• [What to work on]: Each line below that includes the word "Consider" is to be reported.

• [Records provided]:
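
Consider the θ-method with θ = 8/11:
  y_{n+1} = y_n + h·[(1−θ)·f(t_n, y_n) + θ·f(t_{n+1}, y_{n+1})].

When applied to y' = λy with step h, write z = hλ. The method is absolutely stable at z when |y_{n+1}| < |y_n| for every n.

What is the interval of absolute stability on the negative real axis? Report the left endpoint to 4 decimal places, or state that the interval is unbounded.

Set f=λy, z=hλ:
  y_{n+1} = y_n + z·[3/11·y_n + 8/11·y_{n+1}] ⇒ (1 − 8/11z)y_{n+1} = (1 + 3/11z)y_n
  R(z) = (1 + 3/11z)/(1 − 8/11z).

Boundary: |R(x)|=1, x<0.
x=-0.34: |R|=0.7274
x=-2: |R|=0.1852
x=-10: |R|=0.2088
x=-100: |R|=0.3564
θ=8/11≥1/2 ⇒ |1+3/11x|<|1−8/11x| ∀x<0 ⇒ interval (−∞,0).

interval (−∞, 0).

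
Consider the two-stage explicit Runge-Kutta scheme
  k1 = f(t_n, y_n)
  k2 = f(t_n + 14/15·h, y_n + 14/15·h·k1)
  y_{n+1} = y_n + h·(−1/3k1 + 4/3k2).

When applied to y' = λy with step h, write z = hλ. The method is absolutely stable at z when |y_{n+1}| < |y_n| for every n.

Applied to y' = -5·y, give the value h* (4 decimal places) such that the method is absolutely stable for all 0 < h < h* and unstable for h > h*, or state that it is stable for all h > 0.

With y'=λy (z=hλ):
  k1=λy_n ⇒ h·k1=z·y_n;  k2=λ(1+14/15z)y_n ⇒ h·k2=z(1+14/15z)y_n
  y_{n+1}/y_n = 1 − 1/3z + 4/3z(1+14/15z) = 1 + z + 56/45z²
  R(z) = 1 + z + 56/45z².

Need |R(x)|<1, x<0.
x=-0.84: |R|=1.0381
R=1: x+56/45x²=0 ⇒ x=−45/56=-0.8036; min R=1−1/(4·56/45)=0.7991>−1
Confirm numerically:
  x=-0.639: |R|=0.86913 <1
  x=-0.531: |R|=0.81988 <1
  x=-0.325: |R|=0.80644 <1
  x=-1.274: |R|=1.74583 >1
  x=-1.267: |R|=1.73069 >1
Stable set (-0.8036, 0).

(-0.8036,0); λ=-5 ⇒ h* = (45/56)/5 = 0.1607.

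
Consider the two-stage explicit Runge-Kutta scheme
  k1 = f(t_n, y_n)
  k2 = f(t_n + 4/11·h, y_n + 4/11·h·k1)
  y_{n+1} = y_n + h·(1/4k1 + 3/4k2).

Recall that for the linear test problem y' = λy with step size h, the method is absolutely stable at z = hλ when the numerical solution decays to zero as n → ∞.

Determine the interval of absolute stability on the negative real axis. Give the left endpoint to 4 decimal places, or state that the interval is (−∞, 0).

On y'=λy, z=hλ:
  k1=λy_n ⇒ h·k1=z·y_n;  k2=λ(1+4/11z)y_n ⇒ h·k2=z(1+4/11z)y_n
  y_{n+1}/y_n = 1 + 1/4z + 3/4z(1+4/11z) = 1 + z + 3/11z²
  R(z) = 1 + z + 3/11z².

Find x<0 with |R(x)|<1.
x=-1.72: |R|=0.0868
R=1: x+3/11x²=0 ⇒ x=−11/3=-3.6667; min R=1−1/(4·3/11)=0.0833>−1
Confirm numerically:
  x=-2.924: |R|=0.40776 <1
  x=-2.916: |R|=0.40302 <1
  x=-2.100: |R|=0.10273 <1
  x=-1.674: |R|=0.09026 <1
  x=-4.259: |R|=1.68802 >1
  x=-4.164: |R|=1.56479 >1
  x=-3.941: |R|=1.29486 >1
Interval (-3.6667, 0).

z∈(-3.6667,0).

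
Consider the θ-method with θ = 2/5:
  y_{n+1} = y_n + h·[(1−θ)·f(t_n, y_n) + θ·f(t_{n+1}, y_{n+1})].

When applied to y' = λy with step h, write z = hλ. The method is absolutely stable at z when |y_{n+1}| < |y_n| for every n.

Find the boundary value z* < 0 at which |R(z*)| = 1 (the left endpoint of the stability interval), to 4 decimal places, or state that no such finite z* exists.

Test eqn y'=λy, z=hλ:
  y_{n+1} = y_n + z·[3/5·y_n + 2/5·y_{n+1}] ⇒ (1 − 2/5z)y_{n+1} = (1 + 3/5z)y_n
  Hence R(z) = (1 + 3/5z)/(1 − 2/5z).

Need |R(x)|<1, x<0.
x=-0.74: |R|=0.4290
R=−1: 1+3/5x = −1+2/5x ⇒ -1/5x=2 ⇒ x=2/(-1/5)=-10.0000
Confirm numerically:
  x=-9.351: |R|=0.97262 <1
  x=-8.096: |R|=0.91015 <1
  x=-7.591: |R|=0.88064 <1
  x=-10.168: |R|=1.00663 >1
  x=-10.042: |R|=1.00167 >1
So |R|<1 on (-10.0000, 0).

left endpoint -10.0000.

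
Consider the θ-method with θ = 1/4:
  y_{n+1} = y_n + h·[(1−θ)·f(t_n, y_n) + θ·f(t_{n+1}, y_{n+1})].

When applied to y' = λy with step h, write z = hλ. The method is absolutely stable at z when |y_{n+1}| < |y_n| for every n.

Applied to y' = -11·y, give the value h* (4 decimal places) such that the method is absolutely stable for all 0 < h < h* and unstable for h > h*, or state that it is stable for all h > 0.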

• [Completed exercise]:
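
Consider the θ-method with θ = 8/11:
Consider the two-stage explicit Runge-Kutta scheme
Consider the two-stage explicit Runge-Kutta scheme
Consider the θ-method with θ = 2/5:
Consider the θ-method with θ = 1/4: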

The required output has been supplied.